Set the data down again, word for word, as it appears below.

Collected data
-- Opening Marker --

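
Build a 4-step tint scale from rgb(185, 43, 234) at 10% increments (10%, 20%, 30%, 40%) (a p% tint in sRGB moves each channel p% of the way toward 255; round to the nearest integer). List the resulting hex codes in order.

10%: (185 + 7 = 192→192, 43 + 21.2 = 64.2→64, 234 + 2.1 = 236.1→236) → #c040ec
20%: (185 + 14 = 199→199, 43 + 42.4 = 85.4→85, 234 + 4.2 = 238.2→238) → #c755ee
30%: (185 + 21 = 206→206, 43 + 63.6 = 106.6→107, 234 + 6.3 = 240.3→240) → #ce6bf0
40%: (185 + 28 = 213→213, 43 + 84.8 = 127.8→128, 234 + 8.4 = 242.4→242) → #d580f2

#c040ec, #c755ee, #ce6bf0, #d580f2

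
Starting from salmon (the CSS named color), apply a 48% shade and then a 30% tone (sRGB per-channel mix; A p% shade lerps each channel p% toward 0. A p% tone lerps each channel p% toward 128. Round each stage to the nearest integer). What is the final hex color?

#815550

CSS salmon is rgb(250, 128, 114).
A 48% shade moves each channel 48% toward 0:
  R: 250 + 0.48×(0−250) = 250 − 120 = 130 → 130
  G: 128 + 0.48×(0−128) = 128 − 61.44 = 66.56 → 67
  B: 114 + 0.48×(0−114) = 114 − 54.72 = 59.28 → 59
After the shade: rgb(130, 67, 59) = #82433B.
Lerp each channel 30% toward 128:
  R: 130 + 0.3×(128−130) = 130 − 0.6 = 129.4 → 129
  G: 67 + 0.3×(128−67) = 67 + 18.3 = 85.3 → 85
  B: 59 + 20.7 = 79.7 → 80
rgb(129, 85, 80) = #815550.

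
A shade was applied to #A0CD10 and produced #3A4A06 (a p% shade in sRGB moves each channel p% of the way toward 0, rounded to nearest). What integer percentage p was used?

#A0CD10 is rgb(160, 205, 16); #3A4A06 is rgb(58, 74, 6).
On the G channel (widest range): 74 ≈ 205 + (p/100)(0 − 205), so p ≈ 100×(74 − 205)/(0 − 205) = -13100/-205 = 63.90.
p = 64 reproduces all three channels after rounding.

64%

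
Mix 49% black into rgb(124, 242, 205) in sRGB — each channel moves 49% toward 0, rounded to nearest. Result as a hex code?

A 49% shade moves each channel 49% toward 0:
  R: 124 + 0.49×(0−124) = 124 − 60.76 = 63.24 → 63
  G: 242 + 0.49×(0−242) = 242 − 118.58 = 123.42 → 123
  B: 205 + 0.49×(0−205) = 205 − 100.45 = 104.55 → 105
rgb(63, 123, 105) = #3F7B69.

#3F7B69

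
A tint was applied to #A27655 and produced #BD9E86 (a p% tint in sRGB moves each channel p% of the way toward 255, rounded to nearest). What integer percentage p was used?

29%

#A27655 is rgb(162, 118, 85); #BD9E86 is rgb(189, 158, 134).
On the B channel (widest range): 134 ≈ 85 + (p/100)(255 − 85), so p ≈ 100×(134 − 85)/(255 − 85) = 4900/170 = 28.82.
p = 29 reproduces all three channels after rounding.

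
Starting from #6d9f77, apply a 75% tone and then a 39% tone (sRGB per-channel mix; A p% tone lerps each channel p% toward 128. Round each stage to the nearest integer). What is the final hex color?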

-- Closing Marker --

Result:
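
Build a 4-step tint scale from rgb(185, 43, 234) at 10% increments (10%, 20%, 30%, 40%) (a p% tint in sRGB moves each channel p% of the way toward 255; round to the nearest integer). List the resulting hex codes in order.

10%: (185 + 7 = 192→192, 43 + 21.2 = 64.2→64, 234 + 2.1 = 236.1→236) → #c040ec
20%: (185 + 14 = 199→199, 43 + 42.4 = 85.4→85, 234 + 4.2 = 238.2→238) → #c755ee
30%: (185 + 21 = 206→206, 43 + 63.6 = 106.6→107, 234 + 6.3 = 240.3→240) → #ce6bf0
40%: (185 + 28 = 213→213, 43 + 84.8 = 127.8→128, 234 + 8.4 = 242.4→242) → #d580f2

#c040ec, #c755ee, #ce6bf0, #d580f2

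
Starting from salmon (the CSS named color), apply a 48% shade and then a 30% tone (sRGB per-channel mix; A p% shade lerps each channel p% toward 0. A p% tone lerps each channel p% toward 128. Round each stage to the nearest integer). What is the final hex color?

#815550

CSS salmon is rgb(250, 128, 114).
A 48% shade moves each channel 48% toward 0:
  R: 250 + 0.48×(0−250) = 250 − 120 = 130 → 130
  G: 128 + 0.48×(0−128) = 128 − 61.44 = 66.56 → 67
  B: 114 + 0.48×(0−114) = 114 − 54.72 = 59.28 → 59
After the shade: rgb(130, 67, 59) = #82433B.
Lerp each channel 30% toward 128:
  R: 130 + 0.3×(128−130) = 130 − 0.6 = 129.4 → 129
  G: 67 + 0.3×(128−67) = 67 + 18.3 = 85.3 → 85
  B: 59 + 20.7 = 79.7 → 80
rgb(129, 85, 80) = #815550.

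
A shade was applied to #A0CD10 and produced #3A4A06 (a p% shade in sRGB moves each channel p% of the way toward 0, rounded to nearest). What integer percentage p was used?

#A0CD10 is rgb(160, 205, 16); #3A4A06 is rgb(58, 74, 6).
On the G channel (widest range): 74 ≈ 205 + (p/100)(0 − 205), so p ≈ 100×(74 − 205)/(0 − 205) = -13100/-205 = 63.90.
p = 64 reproduces all three channels after rounding.

64%

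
Mix 49% black into rgb(124, 242, 205) in sRGB — each channel moves 49% toward 0, rounded to nearest. Result as a hex code?

A 49% shade moves each channel 49% toward 0:
  R: 124 + 0.49×(0−124) = 124 − 60.76 = 63.24 → 63
  G: 242 + 0.49×(0−242) = 242 − 118.58 = 123.42 → 123
  B: 205 + 0.49×(0−205) = 205 − 100.45 = 104.55 → 105
rgb(63, 123, 105) = #3F7B69.

#3F7B69

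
A tint was applied to #A27655 and produced #BD9E86 (a p% tint in sRGB moves each channel p% of the way toward 255, rounded to nearest). What integer percentage p was used?

29%

#A27655 is rgb(162, 118, 85); #BD9E86 is rgb(189, 158, 134).
On the B channel (widest range): 134 ≈ 85 + (p/100)(255 − 85), so p ≈ 100×(134 − 85)/(255 − 85) = 4900/170 = 28.82.
p = 29 reproduces all three channels after rounding.

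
Starting from #6d9f77, apply a 75% tone and then a 39% tone (sRGB per-channel mix; A p% tone lerps each channel p% toward 128. Round each stage to the nearest integer). What is the final hex color?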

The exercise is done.